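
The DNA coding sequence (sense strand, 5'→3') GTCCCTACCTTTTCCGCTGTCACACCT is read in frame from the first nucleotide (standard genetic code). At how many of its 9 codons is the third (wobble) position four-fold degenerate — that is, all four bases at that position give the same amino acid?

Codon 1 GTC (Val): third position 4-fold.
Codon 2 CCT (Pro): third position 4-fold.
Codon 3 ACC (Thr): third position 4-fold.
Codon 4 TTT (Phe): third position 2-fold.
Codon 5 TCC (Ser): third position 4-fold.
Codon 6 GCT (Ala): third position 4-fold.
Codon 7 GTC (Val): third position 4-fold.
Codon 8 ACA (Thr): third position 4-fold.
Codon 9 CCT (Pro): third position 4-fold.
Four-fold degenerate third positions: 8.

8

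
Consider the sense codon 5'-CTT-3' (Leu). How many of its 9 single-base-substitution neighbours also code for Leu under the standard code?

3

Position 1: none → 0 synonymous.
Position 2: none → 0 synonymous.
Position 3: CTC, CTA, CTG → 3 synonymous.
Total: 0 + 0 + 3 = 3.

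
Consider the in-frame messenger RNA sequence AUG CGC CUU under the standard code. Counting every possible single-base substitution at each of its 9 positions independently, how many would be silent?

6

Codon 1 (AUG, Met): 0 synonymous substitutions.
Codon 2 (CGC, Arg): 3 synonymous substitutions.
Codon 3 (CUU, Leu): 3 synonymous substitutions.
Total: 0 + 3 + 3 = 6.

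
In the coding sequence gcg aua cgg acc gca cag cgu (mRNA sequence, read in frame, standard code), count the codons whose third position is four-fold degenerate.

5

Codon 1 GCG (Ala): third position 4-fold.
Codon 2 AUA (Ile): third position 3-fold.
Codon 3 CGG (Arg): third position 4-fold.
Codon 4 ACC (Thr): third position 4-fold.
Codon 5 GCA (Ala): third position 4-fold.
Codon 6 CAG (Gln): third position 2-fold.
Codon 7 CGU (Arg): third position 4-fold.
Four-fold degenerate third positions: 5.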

▶ _TASK BRIEF_:
Please copy out the preceding data in full, exactly as written.

▶ _RESPONSE BELOW_:
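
The DNA coding sequence (sense strand, 5'→3') GTCCCTACCTTTTCCGCTGTCACACCT is read in frame from the first nucleotide (standard genetic code). At how many of its 9 codons is the third (wobble) position four-fold degenerate — that is, all four bases at that position give the same amino acid?

Codon 1 GTC (Val): third position 4-fold.
Codon 2 CCT (Pro): third position 4-fold.
Codon 3 ACC (Thr): third position 4-fold.
Codon 4 TTT (Phe): third position 2-fold.
Codon 5 TCC (Ser): third position 4-fold.
Codon 6 GCT (Ala): third position 4-fold.
Codon 7 GTC (Val): third position 4-fold.
Codon 8 ACA (Thr): third position 4-fold.
Codon 9 CCT (Pro): third position 4-fold.
Four-fold degenerate third positions: 8.

8

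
Consider the sense codon 5'-CTT-3' (Leu). How many of its 9 single-base-substitution neighbours also code for Leu under the standard code?

3

Position 1: none → 0 synonymous.
Position 2: none → 0 synonymous.
Position 3: CTC, CTA, CTG → 3 synonymous.
Total: 0 + 0 + 3 = 3.

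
Consider the in-frame messenger RNA sequence AUG CGC CUU under the standard code. Counting every possible single-base substitution at each of its 9 positions independently, how many would be silent?

6

Codon 1 (AUG, Met): 0 synonymous substitutions.
Codon 2 (CGC, Arg): 3 synonymous substitutions.
Codon 3 (CUU, Leu): 3 synonymous substitutions.
Total: 0 + 3 + 3 = 6.

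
In the coding sequence gcg aua cgg acc gca cag cgu (mRNA sequence, read in frame, standard code), count the codons whose third position is four-fold degenerate.

5

Codon 1 GCG (Ala): third position 4-fold.
Codon 2 AUA (Ile): third position 3-fold.
Codon 3 CGG (Arg): third position 4-fold.
Codon 4 ACC (Thr): third position 4-fold.
Codon 5 GCA (Ala): third position 4-fold.
Codon 6 CAG (Gln): third position 2-fold.
Codon 7 CGU (Arg): third position 4-fold.
Four-fold degenerate third positions: 5.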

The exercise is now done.